Collection entries:
=== Begin Enclosure ===
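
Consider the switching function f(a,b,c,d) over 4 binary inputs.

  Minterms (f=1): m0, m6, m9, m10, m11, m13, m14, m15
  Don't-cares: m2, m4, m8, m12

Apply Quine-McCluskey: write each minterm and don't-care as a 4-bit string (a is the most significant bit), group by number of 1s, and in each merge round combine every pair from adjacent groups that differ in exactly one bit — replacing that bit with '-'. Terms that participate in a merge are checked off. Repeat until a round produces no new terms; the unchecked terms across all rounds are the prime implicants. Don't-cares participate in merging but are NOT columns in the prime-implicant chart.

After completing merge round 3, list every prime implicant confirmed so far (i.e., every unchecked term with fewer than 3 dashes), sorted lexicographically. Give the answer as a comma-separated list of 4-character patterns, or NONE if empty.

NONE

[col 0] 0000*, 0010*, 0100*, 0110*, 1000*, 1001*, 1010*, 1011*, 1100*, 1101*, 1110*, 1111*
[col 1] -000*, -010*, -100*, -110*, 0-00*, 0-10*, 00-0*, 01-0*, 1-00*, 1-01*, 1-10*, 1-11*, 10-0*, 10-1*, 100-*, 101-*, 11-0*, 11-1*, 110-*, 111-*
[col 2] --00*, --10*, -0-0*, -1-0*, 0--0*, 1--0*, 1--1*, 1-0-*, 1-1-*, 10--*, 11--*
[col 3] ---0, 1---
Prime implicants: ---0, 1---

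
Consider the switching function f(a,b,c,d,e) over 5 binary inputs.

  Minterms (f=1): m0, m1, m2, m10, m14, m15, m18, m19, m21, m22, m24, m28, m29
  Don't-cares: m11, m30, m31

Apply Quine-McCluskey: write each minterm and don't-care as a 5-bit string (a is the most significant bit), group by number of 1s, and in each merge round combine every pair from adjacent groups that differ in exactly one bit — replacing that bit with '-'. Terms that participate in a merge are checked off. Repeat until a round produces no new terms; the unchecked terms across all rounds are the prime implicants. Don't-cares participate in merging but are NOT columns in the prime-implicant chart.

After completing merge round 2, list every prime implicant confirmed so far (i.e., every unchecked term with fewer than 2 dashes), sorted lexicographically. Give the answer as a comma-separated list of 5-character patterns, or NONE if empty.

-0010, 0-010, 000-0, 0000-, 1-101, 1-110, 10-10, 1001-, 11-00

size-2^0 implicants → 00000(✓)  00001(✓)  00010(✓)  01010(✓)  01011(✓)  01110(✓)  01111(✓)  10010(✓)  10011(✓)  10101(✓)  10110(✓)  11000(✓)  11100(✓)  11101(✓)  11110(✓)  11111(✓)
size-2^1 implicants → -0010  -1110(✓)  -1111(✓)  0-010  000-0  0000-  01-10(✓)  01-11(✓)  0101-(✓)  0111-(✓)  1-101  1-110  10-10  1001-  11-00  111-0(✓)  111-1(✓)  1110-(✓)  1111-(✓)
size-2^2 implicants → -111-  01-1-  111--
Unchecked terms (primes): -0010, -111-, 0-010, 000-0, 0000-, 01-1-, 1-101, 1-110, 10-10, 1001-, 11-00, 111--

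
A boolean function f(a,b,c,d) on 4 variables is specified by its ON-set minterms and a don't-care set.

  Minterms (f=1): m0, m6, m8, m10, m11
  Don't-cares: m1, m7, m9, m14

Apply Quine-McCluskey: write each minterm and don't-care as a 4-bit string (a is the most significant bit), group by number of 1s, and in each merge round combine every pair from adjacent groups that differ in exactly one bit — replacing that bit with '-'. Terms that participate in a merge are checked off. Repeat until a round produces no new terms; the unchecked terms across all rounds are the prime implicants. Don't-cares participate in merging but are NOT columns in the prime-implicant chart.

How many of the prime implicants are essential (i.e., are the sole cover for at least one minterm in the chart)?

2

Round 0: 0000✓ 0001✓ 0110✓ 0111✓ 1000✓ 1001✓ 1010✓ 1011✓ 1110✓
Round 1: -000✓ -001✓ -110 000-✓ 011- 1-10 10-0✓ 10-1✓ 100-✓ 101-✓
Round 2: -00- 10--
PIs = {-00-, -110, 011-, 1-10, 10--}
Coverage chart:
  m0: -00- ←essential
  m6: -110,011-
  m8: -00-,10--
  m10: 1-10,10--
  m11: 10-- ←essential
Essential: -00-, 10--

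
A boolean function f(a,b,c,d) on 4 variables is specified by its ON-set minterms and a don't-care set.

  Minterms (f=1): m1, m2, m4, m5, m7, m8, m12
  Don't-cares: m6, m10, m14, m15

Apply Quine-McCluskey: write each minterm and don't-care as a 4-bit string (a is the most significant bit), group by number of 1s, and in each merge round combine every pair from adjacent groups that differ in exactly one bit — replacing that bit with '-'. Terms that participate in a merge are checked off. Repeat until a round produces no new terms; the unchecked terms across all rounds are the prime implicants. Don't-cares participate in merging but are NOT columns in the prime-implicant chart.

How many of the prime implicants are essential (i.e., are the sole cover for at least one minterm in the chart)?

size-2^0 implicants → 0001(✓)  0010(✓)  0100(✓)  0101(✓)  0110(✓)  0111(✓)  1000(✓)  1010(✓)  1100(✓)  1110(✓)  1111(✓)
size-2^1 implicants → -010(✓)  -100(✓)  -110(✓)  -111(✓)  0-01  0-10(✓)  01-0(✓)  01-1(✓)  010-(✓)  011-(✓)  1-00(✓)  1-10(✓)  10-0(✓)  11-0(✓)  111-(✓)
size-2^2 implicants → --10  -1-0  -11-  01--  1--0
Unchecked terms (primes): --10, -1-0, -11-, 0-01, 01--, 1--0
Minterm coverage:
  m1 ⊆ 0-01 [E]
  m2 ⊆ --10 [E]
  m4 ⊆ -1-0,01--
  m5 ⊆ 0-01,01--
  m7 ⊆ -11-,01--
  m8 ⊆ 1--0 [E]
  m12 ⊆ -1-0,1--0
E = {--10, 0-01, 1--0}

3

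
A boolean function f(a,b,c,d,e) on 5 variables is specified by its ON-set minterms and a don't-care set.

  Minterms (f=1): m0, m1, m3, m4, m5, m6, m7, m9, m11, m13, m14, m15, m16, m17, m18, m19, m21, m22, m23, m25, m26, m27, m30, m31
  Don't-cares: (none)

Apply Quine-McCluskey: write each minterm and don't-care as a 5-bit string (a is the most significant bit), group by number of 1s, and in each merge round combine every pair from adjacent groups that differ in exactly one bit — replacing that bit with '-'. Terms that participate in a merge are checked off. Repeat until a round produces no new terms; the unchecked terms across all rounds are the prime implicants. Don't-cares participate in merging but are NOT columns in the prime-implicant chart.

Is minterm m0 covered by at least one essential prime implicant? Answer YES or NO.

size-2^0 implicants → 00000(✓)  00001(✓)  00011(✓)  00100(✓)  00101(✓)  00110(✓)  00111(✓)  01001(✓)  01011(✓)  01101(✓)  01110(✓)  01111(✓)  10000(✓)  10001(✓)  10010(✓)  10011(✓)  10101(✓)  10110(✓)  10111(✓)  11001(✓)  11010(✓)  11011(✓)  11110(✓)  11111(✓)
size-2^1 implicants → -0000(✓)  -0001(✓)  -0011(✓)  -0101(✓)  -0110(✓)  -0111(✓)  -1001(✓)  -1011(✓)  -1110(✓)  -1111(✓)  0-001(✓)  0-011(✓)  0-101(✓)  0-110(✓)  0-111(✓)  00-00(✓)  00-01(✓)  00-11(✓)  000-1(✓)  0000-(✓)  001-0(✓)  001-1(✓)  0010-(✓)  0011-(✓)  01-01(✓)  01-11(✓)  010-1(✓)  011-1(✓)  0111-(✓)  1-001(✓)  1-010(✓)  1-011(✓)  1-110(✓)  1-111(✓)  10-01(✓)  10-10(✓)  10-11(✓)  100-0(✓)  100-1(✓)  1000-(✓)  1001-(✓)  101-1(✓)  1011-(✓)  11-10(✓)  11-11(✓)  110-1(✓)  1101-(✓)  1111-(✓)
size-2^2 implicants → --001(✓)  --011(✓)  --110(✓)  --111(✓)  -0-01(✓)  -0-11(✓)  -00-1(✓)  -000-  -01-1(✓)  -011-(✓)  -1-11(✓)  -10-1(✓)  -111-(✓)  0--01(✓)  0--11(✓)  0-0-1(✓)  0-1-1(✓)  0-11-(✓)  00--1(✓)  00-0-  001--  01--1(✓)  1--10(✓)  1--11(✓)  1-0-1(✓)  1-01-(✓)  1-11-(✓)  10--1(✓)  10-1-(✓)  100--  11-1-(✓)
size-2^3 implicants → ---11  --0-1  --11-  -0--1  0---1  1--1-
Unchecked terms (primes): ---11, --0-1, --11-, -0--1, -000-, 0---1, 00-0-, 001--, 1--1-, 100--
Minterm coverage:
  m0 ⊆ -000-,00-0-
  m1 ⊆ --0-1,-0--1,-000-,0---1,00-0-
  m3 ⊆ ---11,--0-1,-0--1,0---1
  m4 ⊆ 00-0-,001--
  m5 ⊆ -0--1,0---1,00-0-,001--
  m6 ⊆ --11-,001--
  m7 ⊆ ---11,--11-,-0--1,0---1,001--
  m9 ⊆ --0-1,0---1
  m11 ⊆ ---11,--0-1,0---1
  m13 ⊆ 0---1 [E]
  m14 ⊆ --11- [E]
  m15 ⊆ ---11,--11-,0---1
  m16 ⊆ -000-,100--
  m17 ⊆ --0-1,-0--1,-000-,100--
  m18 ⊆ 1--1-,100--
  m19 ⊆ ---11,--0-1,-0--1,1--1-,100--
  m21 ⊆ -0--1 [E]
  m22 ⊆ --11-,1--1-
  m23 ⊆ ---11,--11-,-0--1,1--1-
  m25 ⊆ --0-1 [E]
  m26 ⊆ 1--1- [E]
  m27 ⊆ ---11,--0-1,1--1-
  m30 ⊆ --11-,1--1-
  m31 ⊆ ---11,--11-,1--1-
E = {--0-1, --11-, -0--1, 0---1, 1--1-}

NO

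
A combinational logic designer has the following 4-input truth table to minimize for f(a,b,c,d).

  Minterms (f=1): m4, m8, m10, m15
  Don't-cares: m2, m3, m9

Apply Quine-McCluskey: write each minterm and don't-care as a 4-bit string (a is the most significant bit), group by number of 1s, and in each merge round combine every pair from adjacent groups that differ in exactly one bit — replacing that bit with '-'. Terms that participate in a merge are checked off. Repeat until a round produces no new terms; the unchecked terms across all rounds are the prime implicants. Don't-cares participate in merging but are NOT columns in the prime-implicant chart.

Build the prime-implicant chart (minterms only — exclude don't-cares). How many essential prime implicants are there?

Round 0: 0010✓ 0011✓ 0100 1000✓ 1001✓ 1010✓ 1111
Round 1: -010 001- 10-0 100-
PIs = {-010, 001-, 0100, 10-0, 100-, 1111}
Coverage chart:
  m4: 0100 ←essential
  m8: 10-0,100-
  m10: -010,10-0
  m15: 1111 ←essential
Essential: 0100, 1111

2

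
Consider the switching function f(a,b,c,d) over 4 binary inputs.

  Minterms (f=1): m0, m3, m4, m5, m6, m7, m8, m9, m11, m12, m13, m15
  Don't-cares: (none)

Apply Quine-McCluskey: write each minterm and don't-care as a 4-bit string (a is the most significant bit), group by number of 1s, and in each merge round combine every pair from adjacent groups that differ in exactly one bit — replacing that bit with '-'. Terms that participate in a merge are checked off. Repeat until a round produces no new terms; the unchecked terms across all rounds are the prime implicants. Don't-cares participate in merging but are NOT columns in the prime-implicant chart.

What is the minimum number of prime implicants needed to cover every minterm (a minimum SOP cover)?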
=== End Enclosure ===
Look above for the line holding "Minterms (f=1): m1, m2, m4, m5, m7, m8, m12" and the line holding "Don't-cares: m6, m10, m14, m15", then output exactly those two lines and every line between them, nothing more.

> RESPONSE:
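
  Minterms (f=1): m1, m2, m4, m5, m7, m8, m12
  Don't-cares: m6, m10, m14, m15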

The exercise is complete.